Collected data entries
╭──

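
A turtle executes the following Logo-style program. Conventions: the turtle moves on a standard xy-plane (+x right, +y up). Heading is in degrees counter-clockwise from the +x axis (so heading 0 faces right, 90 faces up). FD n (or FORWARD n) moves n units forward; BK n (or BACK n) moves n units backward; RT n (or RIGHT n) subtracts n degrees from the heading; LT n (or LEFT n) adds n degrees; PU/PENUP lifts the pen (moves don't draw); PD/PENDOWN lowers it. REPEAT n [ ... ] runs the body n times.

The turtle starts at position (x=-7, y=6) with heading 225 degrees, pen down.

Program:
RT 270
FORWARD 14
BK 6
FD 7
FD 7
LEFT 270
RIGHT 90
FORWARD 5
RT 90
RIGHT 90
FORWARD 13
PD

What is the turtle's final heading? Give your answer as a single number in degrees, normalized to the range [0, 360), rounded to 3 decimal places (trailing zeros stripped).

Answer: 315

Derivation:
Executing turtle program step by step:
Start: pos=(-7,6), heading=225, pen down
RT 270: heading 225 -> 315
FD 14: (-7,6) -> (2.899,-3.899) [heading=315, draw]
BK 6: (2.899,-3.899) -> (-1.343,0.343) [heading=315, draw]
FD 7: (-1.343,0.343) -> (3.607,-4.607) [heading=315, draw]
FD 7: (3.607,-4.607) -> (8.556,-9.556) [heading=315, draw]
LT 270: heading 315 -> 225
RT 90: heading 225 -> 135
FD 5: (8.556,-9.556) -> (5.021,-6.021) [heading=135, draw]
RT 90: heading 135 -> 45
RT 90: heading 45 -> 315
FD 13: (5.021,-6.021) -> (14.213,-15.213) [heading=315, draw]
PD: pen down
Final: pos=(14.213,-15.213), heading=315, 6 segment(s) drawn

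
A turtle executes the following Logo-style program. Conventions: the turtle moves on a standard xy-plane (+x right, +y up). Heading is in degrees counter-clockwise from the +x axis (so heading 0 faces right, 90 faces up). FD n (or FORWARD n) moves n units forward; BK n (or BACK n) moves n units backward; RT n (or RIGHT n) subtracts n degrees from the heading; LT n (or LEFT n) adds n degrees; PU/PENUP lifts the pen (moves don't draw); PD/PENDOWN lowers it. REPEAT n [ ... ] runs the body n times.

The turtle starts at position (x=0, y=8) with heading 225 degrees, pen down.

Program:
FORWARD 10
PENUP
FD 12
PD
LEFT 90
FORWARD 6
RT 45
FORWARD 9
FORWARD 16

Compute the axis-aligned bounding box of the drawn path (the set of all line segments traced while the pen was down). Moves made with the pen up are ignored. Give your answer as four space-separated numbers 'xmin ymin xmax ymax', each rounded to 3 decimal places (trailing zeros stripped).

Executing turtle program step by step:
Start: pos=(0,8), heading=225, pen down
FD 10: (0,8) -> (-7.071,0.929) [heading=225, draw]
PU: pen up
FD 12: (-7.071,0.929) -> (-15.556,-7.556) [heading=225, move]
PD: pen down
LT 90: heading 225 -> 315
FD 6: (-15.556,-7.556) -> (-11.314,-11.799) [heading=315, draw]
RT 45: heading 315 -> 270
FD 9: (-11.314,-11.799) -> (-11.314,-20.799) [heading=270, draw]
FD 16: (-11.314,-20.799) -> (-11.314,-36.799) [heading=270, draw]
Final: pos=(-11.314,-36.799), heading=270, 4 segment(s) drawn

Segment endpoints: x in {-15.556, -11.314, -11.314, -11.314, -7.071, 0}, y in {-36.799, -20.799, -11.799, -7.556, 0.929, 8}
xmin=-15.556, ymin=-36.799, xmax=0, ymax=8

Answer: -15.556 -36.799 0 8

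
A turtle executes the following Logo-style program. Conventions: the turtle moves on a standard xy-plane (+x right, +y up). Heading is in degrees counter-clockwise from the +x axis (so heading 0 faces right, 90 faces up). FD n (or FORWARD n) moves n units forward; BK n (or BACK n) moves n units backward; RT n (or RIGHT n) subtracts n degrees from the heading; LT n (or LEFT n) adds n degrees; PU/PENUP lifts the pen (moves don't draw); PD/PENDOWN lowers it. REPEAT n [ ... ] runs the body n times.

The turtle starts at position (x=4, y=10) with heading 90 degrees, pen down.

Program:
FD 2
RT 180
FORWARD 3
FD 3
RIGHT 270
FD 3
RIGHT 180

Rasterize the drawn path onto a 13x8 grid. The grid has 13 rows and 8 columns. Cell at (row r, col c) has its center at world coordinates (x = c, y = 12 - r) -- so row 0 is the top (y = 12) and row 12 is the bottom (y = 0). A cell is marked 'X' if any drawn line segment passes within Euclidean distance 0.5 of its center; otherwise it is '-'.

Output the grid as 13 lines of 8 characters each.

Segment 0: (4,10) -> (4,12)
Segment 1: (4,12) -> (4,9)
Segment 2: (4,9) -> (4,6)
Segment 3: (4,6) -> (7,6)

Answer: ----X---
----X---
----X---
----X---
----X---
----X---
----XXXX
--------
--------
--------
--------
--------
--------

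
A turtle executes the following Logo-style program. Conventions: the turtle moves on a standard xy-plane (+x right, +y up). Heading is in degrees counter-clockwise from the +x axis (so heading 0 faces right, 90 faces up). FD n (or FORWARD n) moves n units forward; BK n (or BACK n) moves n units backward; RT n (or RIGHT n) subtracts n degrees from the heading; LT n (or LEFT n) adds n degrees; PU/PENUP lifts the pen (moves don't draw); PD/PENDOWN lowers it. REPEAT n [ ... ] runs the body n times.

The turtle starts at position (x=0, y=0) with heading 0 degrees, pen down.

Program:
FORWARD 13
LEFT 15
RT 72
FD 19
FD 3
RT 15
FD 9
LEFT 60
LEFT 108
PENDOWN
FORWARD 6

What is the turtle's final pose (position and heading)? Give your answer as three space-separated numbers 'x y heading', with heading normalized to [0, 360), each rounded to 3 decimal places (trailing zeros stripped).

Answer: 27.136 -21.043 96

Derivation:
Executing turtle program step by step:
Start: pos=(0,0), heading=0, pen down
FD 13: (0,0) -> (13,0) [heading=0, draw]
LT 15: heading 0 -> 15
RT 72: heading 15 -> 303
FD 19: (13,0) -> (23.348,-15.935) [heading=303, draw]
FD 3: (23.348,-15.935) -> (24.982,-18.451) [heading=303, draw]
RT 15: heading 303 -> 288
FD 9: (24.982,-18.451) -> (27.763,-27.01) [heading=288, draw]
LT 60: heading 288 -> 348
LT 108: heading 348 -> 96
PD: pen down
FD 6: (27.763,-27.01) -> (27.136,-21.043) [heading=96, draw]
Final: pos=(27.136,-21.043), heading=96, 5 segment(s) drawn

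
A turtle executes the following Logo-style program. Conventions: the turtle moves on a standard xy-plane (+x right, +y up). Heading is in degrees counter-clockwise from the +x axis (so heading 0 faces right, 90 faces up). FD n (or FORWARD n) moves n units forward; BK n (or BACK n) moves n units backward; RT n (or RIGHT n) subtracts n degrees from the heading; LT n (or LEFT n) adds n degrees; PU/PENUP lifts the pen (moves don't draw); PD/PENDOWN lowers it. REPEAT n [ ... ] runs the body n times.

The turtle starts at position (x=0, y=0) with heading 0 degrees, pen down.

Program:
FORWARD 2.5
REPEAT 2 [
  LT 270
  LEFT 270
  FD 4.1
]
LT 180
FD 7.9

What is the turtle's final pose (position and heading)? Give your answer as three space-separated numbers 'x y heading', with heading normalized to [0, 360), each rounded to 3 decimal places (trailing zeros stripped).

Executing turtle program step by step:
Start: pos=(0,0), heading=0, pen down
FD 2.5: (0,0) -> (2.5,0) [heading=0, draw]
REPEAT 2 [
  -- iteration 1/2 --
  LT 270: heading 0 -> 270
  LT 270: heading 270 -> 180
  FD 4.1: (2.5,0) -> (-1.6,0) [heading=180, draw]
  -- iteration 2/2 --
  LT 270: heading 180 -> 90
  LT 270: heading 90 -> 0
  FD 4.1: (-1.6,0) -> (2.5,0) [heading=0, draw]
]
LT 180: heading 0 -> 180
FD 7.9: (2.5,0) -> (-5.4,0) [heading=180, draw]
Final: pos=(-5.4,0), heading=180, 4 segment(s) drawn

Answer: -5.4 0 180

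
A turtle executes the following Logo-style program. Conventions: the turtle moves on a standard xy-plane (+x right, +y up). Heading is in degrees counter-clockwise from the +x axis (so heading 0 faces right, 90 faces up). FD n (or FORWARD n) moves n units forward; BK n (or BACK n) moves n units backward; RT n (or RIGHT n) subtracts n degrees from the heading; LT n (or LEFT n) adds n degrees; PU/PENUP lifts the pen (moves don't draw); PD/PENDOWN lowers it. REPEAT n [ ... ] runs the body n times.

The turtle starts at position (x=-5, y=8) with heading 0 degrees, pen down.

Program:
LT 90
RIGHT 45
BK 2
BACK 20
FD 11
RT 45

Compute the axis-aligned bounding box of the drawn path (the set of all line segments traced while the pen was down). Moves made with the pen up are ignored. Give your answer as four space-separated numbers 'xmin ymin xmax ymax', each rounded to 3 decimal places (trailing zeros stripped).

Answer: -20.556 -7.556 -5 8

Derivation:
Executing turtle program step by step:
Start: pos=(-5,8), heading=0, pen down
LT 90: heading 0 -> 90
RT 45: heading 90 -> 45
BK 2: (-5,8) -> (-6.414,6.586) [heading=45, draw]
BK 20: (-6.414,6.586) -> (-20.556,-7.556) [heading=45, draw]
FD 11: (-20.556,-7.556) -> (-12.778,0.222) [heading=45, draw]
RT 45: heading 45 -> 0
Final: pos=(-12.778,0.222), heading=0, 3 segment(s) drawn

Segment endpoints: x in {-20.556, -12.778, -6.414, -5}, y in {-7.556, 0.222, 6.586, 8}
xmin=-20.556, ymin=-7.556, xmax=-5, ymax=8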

╰──

## BRIEF
The answer consists of every line above in which the word "starts" occurs.

## TASK OUTPUT
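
The turtle starts at position (x=-7, y=6) with heading 225 degrees, pen down.
The turtle starts at position (x=0, y=8) with heading 225 degrees, pen down.
The turtle starts at position (x=4, y=10) with heading 90 degrees, pen down.
The turtle starts at position (x=0, y=0) with heading 0 degrees, pen down.
The turtle starts at position (x=0, y=0) with heading 0 degrees, pen down.
The turtle starts at position (x=-5, y=8) with heading 0 degrees, pen down.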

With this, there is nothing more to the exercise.